• Exercise details: Quote the entries that follow exactly, leaving none out.
--- Source information Enclosed Below ---
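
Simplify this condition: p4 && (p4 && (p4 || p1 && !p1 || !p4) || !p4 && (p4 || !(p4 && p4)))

p4 && (p4 && (p4 || p1 && !p1 || !p4) || !p4 && (p4 || !(p4 && p4)))
= p4 && (p4 && (p4 || p1 && !p1 || !p4) || !p4 && (p4 || !p4))
= p4 && (p4 && (p4 || !p4) || !p4 && (p4 || !p4))
= p4 && (p4 || !p4)
= p4

p4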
--- End of Enclosed Source information ---
• Written solution:
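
Simplify this condition: p4 && (p4 && (p4 || p1 && !p1 || !p4) || !p4 && (p4 || !(p4 && p4)))

p4 && (p4 && (p4 || p1 && !p1 || !p4) || !p4 && (p4 || !(p4 && p4)))
= p4 && (p4 && (p4 || p1 && !p1 || !p4) || !p4 && (p4 || !p4))
= p4 && (p4 && (p4 || !p4) || !p4 && (p4 || !p4))
= p4 && (p4 || !p4)
= p4

p4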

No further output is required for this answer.